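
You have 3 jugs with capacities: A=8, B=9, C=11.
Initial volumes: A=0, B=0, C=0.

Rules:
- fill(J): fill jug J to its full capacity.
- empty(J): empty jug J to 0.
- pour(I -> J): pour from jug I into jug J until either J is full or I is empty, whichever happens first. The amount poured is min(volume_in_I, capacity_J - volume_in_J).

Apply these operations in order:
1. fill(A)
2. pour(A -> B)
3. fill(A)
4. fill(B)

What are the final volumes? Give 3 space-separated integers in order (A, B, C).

Step 1: fill(A) -> (A=8 B=0 C=0)
Step 2: pour(A -> B) -> (A=0 B=8 C=0)
Step 3: fill(A) -> (A=8 B=8 C=0)
Step 4: fill(B) -> (A=8 B=9 C=0)

Answer: 8 9 0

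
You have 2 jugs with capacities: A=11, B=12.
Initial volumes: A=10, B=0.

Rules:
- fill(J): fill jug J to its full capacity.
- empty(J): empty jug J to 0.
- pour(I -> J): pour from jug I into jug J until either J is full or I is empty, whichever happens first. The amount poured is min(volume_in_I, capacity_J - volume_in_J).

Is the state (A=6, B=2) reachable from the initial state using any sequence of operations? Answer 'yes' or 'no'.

BFS explored all 46 reachable states.
Reachable set includes: (0,0), (0,1), (0,2), (0,3), (0,4), (0,5), (0,6), (0,7), (0,8), (0,9), (0,10), (0,11) ...
Target (A=6, B=2) not in reachable set → no.

Answer: no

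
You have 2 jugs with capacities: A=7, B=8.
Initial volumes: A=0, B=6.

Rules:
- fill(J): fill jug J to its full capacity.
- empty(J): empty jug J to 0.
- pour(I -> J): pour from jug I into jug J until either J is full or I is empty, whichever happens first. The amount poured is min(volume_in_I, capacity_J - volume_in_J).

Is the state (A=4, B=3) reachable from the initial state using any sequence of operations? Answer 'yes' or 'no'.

BFS explored all 30 reachable states.
Reachable set includes: (0,0), (0,1), (0,2), (0,3), (0,4), (0,5), (0,6), (0,7), (0,8), (1,0), (1,8), (2,0) ...
Target (A=4, B=3) not in reachable set → no.

Answer: no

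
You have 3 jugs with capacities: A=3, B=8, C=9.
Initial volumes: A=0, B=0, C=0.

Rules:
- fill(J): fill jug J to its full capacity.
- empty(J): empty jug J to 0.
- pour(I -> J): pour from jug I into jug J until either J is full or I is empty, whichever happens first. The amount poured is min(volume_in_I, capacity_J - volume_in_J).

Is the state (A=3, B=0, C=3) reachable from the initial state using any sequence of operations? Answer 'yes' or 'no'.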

Your task: In the lines above, spot each one that contains the word "capacities" and copy it.

Answer area:
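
You have 3 jugs with capacities: A=8, B=9, C=11.
You have 2 jugs with capacities: A=11, B=12.
You have 2 jugs with capacities: A=7, B=8.
You have 3 jugs with capacities: A=3, B=8, C=9.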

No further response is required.